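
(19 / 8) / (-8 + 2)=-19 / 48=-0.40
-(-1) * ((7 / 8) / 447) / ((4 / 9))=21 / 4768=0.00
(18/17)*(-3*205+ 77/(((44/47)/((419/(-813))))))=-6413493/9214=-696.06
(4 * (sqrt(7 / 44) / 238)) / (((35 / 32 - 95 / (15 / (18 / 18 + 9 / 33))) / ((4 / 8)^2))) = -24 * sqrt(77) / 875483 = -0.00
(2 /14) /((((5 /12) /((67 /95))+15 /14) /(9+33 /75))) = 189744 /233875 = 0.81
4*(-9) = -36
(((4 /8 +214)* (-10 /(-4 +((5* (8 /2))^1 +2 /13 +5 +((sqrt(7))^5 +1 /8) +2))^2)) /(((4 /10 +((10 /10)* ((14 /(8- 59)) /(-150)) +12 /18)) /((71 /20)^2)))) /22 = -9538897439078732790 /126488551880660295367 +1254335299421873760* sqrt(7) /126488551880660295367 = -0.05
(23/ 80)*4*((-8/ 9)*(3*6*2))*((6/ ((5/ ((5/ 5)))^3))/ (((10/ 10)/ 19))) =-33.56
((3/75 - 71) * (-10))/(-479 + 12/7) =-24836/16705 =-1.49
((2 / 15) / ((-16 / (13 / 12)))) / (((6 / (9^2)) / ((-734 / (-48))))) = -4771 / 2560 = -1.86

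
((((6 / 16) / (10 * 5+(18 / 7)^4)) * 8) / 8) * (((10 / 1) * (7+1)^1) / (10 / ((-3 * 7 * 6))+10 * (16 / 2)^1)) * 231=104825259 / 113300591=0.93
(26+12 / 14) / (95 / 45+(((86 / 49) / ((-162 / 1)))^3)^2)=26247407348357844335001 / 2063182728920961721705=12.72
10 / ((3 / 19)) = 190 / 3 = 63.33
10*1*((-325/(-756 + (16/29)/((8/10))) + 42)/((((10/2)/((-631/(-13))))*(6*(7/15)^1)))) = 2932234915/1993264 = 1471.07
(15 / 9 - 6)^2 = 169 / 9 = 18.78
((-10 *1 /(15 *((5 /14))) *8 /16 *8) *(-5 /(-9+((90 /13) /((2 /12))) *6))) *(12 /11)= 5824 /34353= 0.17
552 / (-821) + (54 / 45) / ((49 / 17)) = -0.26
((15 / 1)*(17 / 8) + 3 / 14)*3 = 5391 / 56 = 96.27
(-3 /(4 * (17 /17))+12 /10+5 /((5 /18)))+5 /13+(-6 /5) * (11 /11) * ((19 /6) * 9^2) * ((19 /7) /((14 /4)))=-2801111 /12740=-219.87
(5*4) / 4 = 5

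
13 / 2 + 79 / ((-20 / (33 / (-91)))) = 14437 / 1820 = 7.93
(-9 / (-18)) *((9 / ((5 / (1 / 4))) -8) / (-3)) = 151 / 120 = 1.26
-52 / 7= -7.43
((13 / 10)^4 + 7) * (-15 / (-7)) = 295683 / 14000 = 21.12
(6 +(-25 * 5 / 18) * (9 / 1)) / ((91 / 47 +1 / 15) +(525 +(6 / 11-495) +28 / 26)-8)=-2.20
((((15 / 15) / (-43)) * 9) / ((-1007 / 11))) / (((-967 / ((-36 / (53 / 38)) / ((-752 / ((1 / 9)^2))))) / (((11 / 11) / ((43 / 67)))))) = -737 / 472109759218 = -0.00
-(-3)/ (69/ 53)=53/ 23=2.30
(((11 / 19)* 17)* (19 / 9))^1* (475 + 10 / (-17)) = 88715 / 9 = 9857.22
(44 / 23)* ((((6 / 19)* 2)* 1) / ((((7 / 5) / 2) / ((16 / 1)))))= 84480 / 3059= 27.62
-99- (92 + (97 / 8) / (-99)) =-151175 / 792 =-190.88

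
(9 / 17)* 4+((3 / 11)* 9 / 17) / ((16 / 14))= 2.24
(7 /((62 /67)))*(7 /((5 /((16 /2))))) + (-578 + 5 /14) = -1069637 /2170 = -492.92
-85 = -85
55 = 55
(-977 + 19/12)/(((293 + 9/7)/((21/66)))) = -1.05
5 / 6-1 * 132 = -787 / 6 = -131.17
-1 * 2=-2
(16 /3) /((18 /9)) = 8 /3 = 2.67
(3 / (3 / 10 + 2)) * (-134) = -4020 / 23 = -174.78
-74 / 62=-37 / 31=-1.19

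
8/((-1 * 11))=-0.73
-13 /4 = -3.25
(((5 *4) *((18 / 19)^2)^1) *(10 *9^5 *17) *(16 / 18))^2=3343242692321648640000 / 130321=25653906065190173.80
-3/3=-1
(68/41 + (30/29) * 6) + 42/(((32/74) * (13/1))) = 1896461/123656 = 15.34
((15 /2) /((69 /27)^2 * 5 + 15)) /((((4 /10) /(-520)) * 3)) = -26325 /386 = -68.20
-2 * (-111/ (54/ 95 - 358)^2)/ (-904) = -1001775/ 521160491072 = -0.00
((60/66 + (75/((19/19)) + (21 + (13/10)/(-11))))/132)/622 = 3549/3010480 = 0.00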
* * *
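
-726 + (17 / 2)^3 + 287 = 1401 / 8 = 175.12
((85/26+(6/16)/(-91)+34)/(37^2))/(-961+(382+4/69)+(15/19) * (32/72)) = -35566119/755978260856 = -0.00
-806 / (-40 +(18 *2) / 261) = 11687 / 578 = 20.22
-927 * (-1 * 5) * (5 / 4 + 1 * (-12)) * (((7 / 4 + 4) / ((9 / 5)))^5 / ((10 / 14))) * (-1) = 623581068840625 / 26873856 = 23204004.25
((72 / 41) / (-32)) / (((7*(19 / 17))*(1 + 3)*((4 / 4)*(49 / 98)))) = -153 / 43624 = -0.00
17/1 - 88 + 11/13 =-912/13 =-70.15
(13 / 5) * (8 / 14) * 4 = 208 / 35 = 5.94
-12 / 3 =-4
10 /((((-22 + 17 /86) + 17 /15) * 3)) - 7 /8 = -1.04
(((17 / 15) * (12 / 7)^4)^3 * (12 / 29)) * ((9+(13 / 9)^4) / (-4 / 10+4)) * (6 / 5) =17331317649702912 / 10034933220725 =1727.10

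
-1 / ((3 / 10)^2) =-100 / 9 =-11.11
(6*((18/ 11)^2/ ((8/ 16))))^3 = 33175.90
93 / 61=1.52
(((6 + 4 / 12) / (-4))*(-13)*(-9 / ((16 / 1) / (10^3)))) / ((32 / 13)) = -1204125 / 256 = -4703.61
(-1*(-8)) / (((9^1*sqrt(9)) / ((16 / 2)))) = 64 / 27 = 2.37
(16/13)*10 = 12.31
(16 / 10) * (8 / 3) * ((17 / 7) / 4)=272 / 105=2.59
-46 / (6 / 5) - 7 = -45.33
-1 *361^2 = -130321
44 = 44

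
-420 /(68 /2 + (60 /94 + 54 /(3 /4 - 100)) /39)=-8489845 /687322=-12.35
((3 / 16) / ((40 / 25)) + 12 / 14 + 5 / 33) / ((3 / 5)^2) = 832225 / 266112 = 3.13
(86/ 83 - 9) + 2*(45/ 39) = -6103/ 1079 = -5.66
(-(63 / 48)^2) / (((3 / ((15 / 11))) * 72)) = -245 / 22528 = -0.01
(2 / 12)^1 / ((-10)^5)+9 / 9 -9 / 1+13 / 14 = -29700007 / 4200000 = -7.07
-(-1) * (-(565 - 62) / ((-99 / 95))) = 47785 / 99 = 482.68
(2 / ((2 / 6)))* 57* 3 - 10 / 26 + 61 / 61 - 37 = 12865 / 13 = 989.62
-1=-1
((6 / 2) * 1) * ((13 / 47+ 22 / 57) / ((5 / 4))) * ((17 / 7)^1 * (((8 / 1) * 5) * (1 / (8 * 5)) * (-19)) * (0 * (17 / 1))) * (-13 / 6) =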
* * *
▸ WHAT YOU HAVE TO DO:
Reprint exactly the lines above that start at the one with "(-977 + 19/12)/(((293" and end at the one with "((60/66 + (75/((19/19))", keeping both and adding none.

▸ ANSWER TO THIS PROBLEM:
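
(-977 + 19/12)/(((293 + 9/7)/((21/66)))) = -1.05
5 / 6-1 * 132 = -787 / 6 = -131.17
-1 * 2=-2
(16 /3) /((18 /9)) = 8 /3 = 2.67
(3 / (3 / 10 + 2)) * (-134) = -4020 / 23 = -174.78
-74 / 62=-37 / 31=-1.19

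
8/((-1 * 11))=-0.73
-13 /4 = -3.25
(((5 *4) *((18 / 19)^2)^1) *(10 *9^5 *17) *(16 / 18))^2=3343242692321648640000 / 130321=25653906065190173.80
-3/3=-1
(68/41 + (30/29) * 6) + 42/(((32/74) * (13/1))) = 1896461/123656 = 15.34
((15 /2) /((69 /27)^2 * 5 + 15)) /((((4 /10) /(-520)) * 3)) = -26325 /386 = -68.20
-2 * (-111/ (54/ 95 - 358)^2)/ (-904) = -1001775/ 521160491072 = -0.00
((60/66 + (75/((19/19)) + (21 + (13/10)/(-11))))/132)/622 = 3549/3010480 = 0.00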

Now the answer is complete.